-- GIVEN DATA follows --

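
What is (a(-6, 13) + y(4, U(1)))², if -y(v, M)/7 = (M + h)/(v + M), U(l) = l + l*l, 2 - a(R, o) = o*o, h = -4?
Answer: 244036/9 ≈ 27115.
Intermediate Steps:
a(R, o) = 2 - o² (a(R, o) = 2 - o*o = 2 - o²)
U(l) = l + l²
y(v, M) = -7*(-4 + M)/(M + v) (y(v, M) = -7*(M - 4)/(v + M) = -7*(-4 + M)/(M + v))
(a(-6, 13) + y(4, U(1)))² = ((2 - 1*13²) + 7*(4 - (1 + 1))/(1*(1 + 1) + 4))² = ((2 - 1*169) + 7*(4 - 2)/(1*2 + 4))² = ((2 - 169) + 7*(4 - 1*2)/(2 + 4))² = (-167 + 7*(4 - 2)/6)² = (-167 + 7*(⅙)*2)² = (-167 + 7/3)² = (-494/3)² = 244036/9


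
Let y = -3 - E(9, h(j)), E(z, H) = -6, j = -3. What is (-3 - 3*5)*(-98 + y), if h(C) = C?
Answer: 1710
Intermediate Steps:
y = 3 (y = -3 - 1*(-6) = -3 + 6 = 3)
(-3 - 3*5)*(-98 + y) = (-3 - 3*5)*(-98 + 3) = (-3 - 15)*(-95) = -18*(-95) = 1710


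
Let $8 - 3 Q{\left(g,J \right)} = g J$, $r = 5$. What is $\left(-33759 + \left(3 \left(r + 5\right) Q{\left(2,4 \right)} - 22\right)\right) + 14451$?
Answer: $-19330$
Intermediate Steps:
$Q{\left(g,J \right)} = \frac{8}{3} - \frac{J g}{3}$ ($Q{\left(g,J \right)} = \frac{8}{3} - \frac{g J}{3} = \frac{8}{3} - \frac{J g}{3}$)
$\left(-33759 + \left(3 \left(r + 5\right) Q{\left(2,4 \right)} - 22\right)\right) + 14451 = \left(-33759 - \left(22 - 3 \left(5 + 5\right) \left(\frac{8}{3} - \frac{4}{3} \cdot 2\right)\right)\right) + 14451 = \left(-33759 - \left(22 - 3 \cdot 10 \left(\frac{8}{3} - \frac{8}{3}\right)\right)\right) + 14451 = \left(-33759 + \left(30 \cdot 0 - 22\right)\right) + 14451 = \left(-33759 + \left(0 - 22\right)\right) + 14451 = \left(-33759 - 22\right) + 14451 = -33781 + 14451 = -19330$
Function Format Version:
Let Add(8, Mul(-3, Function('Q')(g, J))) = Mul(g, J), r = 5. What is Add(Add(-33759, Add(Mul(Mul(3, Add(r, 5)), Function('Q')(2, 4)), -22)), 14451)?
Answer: -19330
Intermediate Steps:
Function('Q')(g, J) = Add(Rational(8, 3), Mul(Rational(-1, 3), J, g)) (Function('Q')(g, J) = Add(Rational(8, 3), Mul(Rational(-1, 3), Mul(g, J))) = Add(Rational(8, 3), Mul(Rational(-1, 3), Mul(J, g))) = Add(Rational(8, 3), Mul(Rational(-1, 3), J, g)))
Add(Add(-33759, Add(Mul(Mul(3, Add(r, 5)), Function('Q')(2, 4)), -22)), 14451) = Add(Add(-33759, Add(Mul(Mul(3, Add(5, 5)), Add(Rational(8, 3), Mul(Rational(-1, 3), 4, 2))), -22)), 14451) = Add(Add(-33759, Add(Mul(Mul(3, 10), Add(Rational(8, 3), Rational(-8, 3))), -22)), 14451) = Add(Add(-33759, Add(Mul(30, 0), -22)), 14451) = Add(Add(-33759, Add(0, -22)), 14451) = Add(Add(-33759, -22), 14451) = Add(-33781, 14451) = -19330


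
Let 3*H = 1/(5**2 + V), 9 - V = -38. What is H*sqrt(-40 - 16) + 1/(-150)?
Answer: -1/150 + I*sqrt(14)/108 ≈ -0.0066667 + 0.034645*I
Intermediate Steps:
V = 47 (V = 9 - 1*(-38) = 9 + 38 = 47)
H = 1/216 (H = 1/(3*(5**2 + 47)) = 1/(3*(25 + 47)) = (1/3)/72 = (1/3)*(1/72) = 1/216 ≈ 0.0046296)
H*sqrt(-40 - 16) + 1/(-150) = sqrt(-40 - 16)/216 + 1/(-150) = sqrt(-56)/216 - 1/150 = (2*I*sqrt(14))/216 - 1/150 = I*sqrt(14)/108 - 1/150 = -1/150 + I*sqrt(14)/108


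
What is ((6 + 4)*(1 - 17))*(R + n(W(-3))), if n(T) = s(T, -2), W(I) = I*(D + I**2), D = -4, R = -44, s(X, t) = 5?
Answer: 6240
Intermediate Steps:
W(I) = I*(-4 + I**2)
n(T) = 5
((6 + 4)*(1 - 17))*(R + n(W(-3))) = ((6 + 4)*(1 - 17))*(-44 + 5) = (10*(-16))*(-39) = -160*(-39) = 6240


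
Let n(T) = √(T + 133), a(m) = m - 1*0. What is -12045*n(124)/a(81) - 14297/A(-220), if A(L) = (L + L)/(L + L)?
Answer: -14297 - 4015*√257/27 ≈ -16681.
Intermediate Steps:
a(m) = m (a(m) = m + 0 = m)
A(L) = 1 (A(L) = (2*L)/((2*L)) = (2*L)*(1/(2*L)) = 1)
n(T) = √(133 + T)
-12045*n(124)/a(81) - 14297/A(-220) = -12045*√(133 + 124)/81 - 14297/1 = -12045*√257/81 - 14297*1 = -12045*√257/81 - 14297 = -4015*√257/27 - 14297 = -14297 - 4015*√257/27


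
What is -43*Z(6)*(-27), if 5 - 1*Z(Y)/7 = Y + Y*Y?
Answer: -300699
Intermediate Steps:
Z(Y) = 35 - 7*Y - 7*Y² (Z(Y) = 35 - 7*(Y + Y*Y) = 35 - 7*(Y + Y²) = 35 + (-7*Y - 7*Y²) = 35 - 7*Y - 7*Y²)
-43*Z(6)*(-27) = -43*(35 - 7*6 - 7*6²)*(-27) = -43*(35 - 42 - 7*36)*(-27) = -43*(35 - 42 - 252)*(-27) = -43*(-259)*(-27) = 11137*(-27) = -300699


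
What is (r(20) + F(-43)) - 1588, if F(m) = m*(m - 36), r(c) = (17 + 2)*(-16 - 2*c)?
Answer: 745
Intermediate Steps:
r(c) = -304 - 38*c (r(c) = 19*(-16 - 2*c) = -304 - 38*c)
F(m) = m*(-36 + m)
(r(20) + F(-43)) - 1588 = ((-304 - 38*20) - 43*(-36 - 43)) - 1588 = ((-304 - 760) - 43*(-79)) - 1588 = (-1064 + 3397) - 1588 = 2333 - 1588 = 745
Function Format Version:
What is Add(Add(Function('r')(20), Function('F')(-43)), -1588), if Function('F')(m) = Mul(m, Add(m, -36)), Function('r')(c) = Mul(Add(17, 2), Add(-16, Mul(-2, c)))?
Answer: 745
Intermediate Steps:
Function('r')(c) = Add(-304, Mul(-38, c)) (Function('r')(c) = Mul(19, Add(-16, Mul(-2, c))) = Add(-304, Mul(-38, c)))
Function('F')(m) = Mul(m, Add(-36, m))
Add(Add(Function('r')(20), Function('F')(-43)), -1588) = Add(Add(Add(-304, Mul(-38, 20)), Mul(-43, Add(-36, -43))), -1588) = Add(Add(Add(-304, -760), Mul(-43, -79)), -1588) = Add(Add(-1064, 3397), -1588) = Add(2333, -1588) = 745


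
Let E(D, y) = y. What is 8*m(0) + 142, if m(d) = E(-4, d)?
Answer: 142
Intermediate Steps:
m(d) = d
8*m(0) + 142 = 8*0 + 142 = 0 + 142 = 142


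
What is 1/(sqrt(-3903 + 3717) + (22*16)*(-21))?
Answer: -1232/9106975 - I*sqrt(186)/54641850 ≈ -0.00013528 - 2.4959e-7*I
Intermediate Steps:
1/(sqrt(-3903 + 3717) + (22*16)*(-21)) = 1/(sqrt(-186) + 352*(-21)) = 1/(I*sqrt(186) - 7392) = 1/(-7392 + I*sqrt(186))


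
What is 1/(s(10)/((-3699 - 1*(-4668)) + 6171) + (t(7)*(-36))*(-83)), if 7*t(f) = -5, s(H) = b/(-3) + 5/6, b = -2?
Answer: -4760/10159199 ≈ -0.00046854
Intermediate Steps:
s(H) = 3/2 (s(H) = -2/(-3) + 5/6 = -2*(-1/3) + 5*(1/6) = 2/3 + 5/6 = 3/2)
t(f) = -5/7 (t(f) = (1/7)*(-5) = -5/7)
1/(s(10)/((-3699 - 1*(-4668)) + 6171) + (t(7)*(-36))*(-83)) = 1/(3/(2*((-3699 - 1*(-4668)) + 6171)) - 5/7*(-36)*(-83)) = 1/(3/(2*((-3699 + 4668) + 6171)) + (180/7)*(-83)) = 1/(3/(2*(969 + 6171)) - 14940/7) = 1/((3/2)/7140 - 14940/7) = 1/((3/2)*(1/7140) - 14940/7) = 1/(1/4760 - 14940/7) = 1/(-10159199/4760) = -4760/10159199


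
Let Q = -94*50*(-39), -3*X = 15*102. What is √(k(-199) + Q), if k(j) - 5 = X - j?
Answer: √182994 ≈ 427.78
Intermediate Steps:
X = -510 (X = -5*102 = -⅓*1530 = -510)
k(j) = -505 - j (k(j) = 5 + (-510 - j) = -505 - j)
Q = 183300 (Q = -4700*(-39) = 183300)
√(k(-199) + Q) = √((-505 - 1*(-199)) + 183300) = √((-505 + 199) + 183300) = √(-306 + 183300) = √182994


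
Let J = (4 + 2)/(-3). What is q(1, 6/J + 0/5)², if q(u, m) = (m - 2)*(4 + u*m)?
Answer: 25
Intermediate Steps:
J = -2 (J = 6*(-⅓) = -2)
q(u, m) = (-2 + m)*(4 + m*u)
q(1, 6/J + 0/5)² = (-8 + 4*(6/(-2) + 0/5) + 1*(6/(-2) + 0/5)² - 2*(6/(-2) + 0/5)*1)² = (-8 + 4*(6*(-½) + 0*(⅕)) + 1*(6*(-½) + 0*(⅕))² - 2*(6*(-½) + 0*(⅕))*1)² = (-8 + 4*(-3 + 0) + 1*(-3 + 0)² - 2*(-3 + 0)*1)² = (-8 + 4*(-3) + 1*(-3)² - 2*(-3)*1)² = (-8 - 12 + 1*9 + 6)² = (-8 - 12 + 9 + 6)² = (-5)² = 25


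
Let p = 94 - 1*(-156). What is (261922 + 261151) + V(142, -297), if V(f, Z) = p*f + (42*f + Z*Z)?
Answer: 652746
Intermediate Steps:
p = 250 (p = 94 + 156 = 250)
V(f, Z) = Z² + 292*f (V(f, Z) = 250*f + (42*f + Z*Z) = 250*f + (42*f + Z²) = 250*f + (Z² + 42*f) = Z² + 292*f)
(261922 + 261151) + V(142, -297) = (261922 + 261151) + ((-297)² + 292*142) = 523073 + (88209 + 41464) = 523073 + 129673 = 652746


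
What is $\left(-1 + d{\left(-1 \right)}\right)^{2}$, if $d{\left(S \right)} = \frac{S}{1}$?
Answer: $4$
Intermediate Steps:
$d{\left(S \right)} = S$ ($d{\left(S \right)} = S 1 = S$)
$\left(-1 + d{\left(-1 \right)}\right)^{2} = \left(-1 - 1\right)^{2} = \left(-2\right)^{2} = 4$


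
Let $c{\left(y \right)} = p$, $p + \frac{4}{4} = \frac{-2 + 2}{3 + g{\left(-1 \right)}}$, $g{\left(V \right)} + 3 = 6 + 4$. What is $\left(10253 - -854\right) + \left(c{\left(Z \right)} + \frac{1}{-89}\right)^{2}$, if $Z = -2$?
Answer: $\frac{87986647}{7921} \approx 11108.0$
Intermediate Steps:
$g{\left(V \right)} = 7$ ($g{\left(V \right)} = -3 + \left(6 + 4\right) = -3 + 10 = 7$)
$p = -1$ ($p = -1 + \frac{-2 + 2}{3 + 7} = -1 + \frac{0}{10} = -1 + 0 \cdot \frac{1}{10} = -1 + 0 = -1$)
$c{\left(y \right)} = -1$
$\left(10253 - -854\right) + \left(c{\left(Z \right)} + \frac{1}{-89}\right)^{2} = \left(10253 - -854\right) + \left(-1 + \frac{1}{-89}\right)^{2} = \left(10253 + 854\right) + \left(-1 - \frac{1}{89}\right)^{2} = 11107 + \left(- \frac{90}{89}\right)^{2} = 11107 + \frac{8100}{7921} = \frac{87986647}{7921}$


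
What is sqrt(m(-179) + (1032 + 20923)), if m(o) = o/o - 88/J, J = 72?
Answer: 11*sqrt(1633)/3 ≈ 148.17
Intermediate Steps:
m(o) = -2/9 (m(o) = o/o - 88/72 = 1 - 88*1/72 = 1 - 11/9 = -2/9)
sqrt(m(-179) + (1032 + 20923)) = sqrt(-2/9 + (1032 + 20923)) = sqrt(-2/9 + 21955) = sqrt(197593/9) = 11*sqrt(1633)/3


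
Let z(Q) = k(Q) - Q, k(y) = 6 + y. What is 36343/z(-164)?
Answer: 36343/6 ≈ 6057.2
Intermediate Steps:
z(Q) = 6 (z(Q) = (6 + Q) - Q = 6)
36343/z(-164) = 36343/6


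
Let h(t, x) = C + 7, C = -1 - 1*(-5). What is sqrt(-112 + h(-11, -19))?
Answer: I*sqrt(101) ≈ 10.05*I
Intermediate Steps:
C = 4 (C = -1 + 5 = 4)
h(t, x) = 11 (h(t, x) = 4 + 7 = 11)
sqrt(-112 + h(-11, -19)) = sqrt(-112 + 11) = sqrt(-101) = I*sqrt(101)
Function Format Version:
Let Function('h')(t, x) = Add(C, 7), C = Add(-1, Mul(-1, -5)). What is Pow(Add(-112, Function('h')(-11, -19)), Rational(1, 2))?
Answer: Mul(I, Pow(101, Rational(1, 2))) ≈ Mul(10.050, I)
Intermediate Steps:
C = 4 (C = Add(-1, 5) = 4)
Function('h')(t, x) = 11 (Function('h')(t, x) = Add(4, 7) = 11)
Pow(Add(-112, Function('h')(-11, -19)), Rational(1, 2)) = Pow(Add(-112, 11), Rational(1, 2)) = Pow(-101, Rational(1, 2)) = Mul(I, Pow(101, Rational(1, 2)))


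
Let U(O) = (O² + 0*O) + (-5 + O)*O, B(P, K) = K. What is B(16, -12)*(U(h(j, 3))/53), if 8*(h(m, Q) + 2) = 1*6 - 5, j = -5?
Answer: -1575/424 ≈ -3.7146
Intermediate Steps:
h(m, Q) = -15/8 (h(m, Q) = -2 + (1*6 - 5)/8 = -2 + (6 - 5)/8 = -2 + (⅛)*1 = -2 + ⅛ = -15/8)
U(O) = O² + O*(-5 + O) (U(O) = (O² + 0) + O*(-5 + O) = O² + O*(-5 + O))
B(16, -12)*(U(h(j, 3))/53) = -12*(-15*(-5 + 2*(-15/8))/8)/53 = -12*(-15*(-5 - 15/4)/8)/53 = -12*(-15/8*(-35/4))/53 = -1575/(8*53) = -12*525/1696 = -1575/424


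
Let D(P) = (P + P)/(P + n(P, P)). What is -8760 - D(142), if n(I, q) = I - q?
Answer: -8762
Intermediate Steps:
D(P) = 2 (D(P) = (P + P)/(P + (P - P)) = (2*P)/(P + 0) = (2*P)/P = 2)
-8760 - D(142) = -8760 - 1*2 = -8760 - 2 = -8762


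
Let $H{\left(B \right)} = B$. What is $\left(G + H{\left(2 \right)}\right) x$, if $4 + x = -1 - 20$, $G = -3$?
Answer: $25$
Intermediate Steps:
$x = -25$ ($x = -4 - 21 = -25$)
$\left(G + H{\left(2 \right)}\right) x = \left(-3 + 2\right) \left(-25\right) = \left(-1\right) \left(-25\right) = 25$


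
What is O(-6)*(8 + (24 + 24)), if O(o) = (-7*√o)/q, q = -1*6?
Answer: 196*I*√6/3 ≈ 160.03*I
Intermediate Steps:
q = -6
O(o) = 7*√o/6 (O(o) = -7*√o/(-6) = -7*√o*(-⅙) = 7*√o/6)
O(-6)*(8 + (24 + 24)) = (7*√(-6)/6)*(8 + (24 + 24)) = (7*(I*√6)/6)*(8 + 48) = (7*I*√6/6)*56 = 196*I*√6/3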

-- GIVEN DATA concluded --

_EXERCISE BRIEF_.
Print, exactly as they appear above, the lines running from the one with "Let D(P) = (P" through the final line.

_COMPLETED TASK_.
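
Let D(P) = (P + P)/(P + n(P, P)). What is -8760 - D(142), if n(I, q) = I - q?
Answer: -8762
Intermediate Steps:
D(P) = 2 (D(P) = (P + P)/(P + (P - P)) = (2*P)/(P + 0) = (2*P)/P = 2)
-8760 - D(142) = -8760 - 1*2 = -8760 - 2 = -8762


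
Let $H{\left(B \right)} = B$. What is $\left(G + H{\left(2 \right)}\right) x$, if $4 + x = -1 - 20$, $G = -3$?
Answer: $25$
Intermediate Steps:
$x = -25$ ($x = -4 - 21 = -25$)
$\left(G + H{\left(2 \right)}\right) x = \left(-3 + 2\right) \left(-25\right) = \left(-1\right) \left(-25\right) = 25$


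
What is O(-6)*(8 + (24 + 24)), if O(o) = (-7*√o)/q, q = -1*6?
Answer: 196*I*√6/3 ≈ 160.03*I
Intermediate Steps:
q = -6
O(o) = 7*√o/6 (O(o) = -7*√o/(-6) = -7*√o*(-⅙) = 7*√o/6)
O(-6)*(8 + (24 + 24)) = (7*√(-6)/6)*(8 + (24 + 24)) = (7*(I*√6)/6)*(8 + 48) = (7*I*√6/6)*56 = 196*I*√6/3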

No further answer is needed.